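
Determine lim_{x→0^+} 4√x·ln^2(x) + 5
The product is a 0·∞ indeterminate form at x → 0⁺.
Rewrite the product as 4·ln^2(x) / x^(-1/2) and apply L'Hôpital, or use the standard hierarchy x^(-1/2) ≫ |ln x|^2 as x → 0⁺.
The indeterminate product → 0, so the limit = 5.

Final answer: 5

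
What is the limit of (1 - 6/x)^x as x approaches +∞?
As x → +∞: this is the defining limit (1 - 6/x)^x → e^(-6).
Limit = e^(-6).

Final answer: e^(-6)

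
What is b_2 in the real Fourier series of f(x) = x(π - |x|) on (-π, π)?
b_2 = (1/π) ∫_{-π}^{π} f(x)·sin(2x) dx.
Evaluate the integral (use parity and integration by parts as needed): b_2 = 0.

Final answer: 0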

□ □ □ □ □ □ □

Work order: The answer must be the lines from the one containing "What is b_2" through the last line of the records, copied exactly, with nothing else.

Task answer:
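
What is b_2 in the real Fourier series of f(x) = x(π - |x|) on (-π, π)?
b_2 = (1/π) ∫_{-π}^{π} f(x)·sin(2x) dx.
Evaluate the integral (use parity and integration by parts as needed): b_2 = 0.

Final answer: 0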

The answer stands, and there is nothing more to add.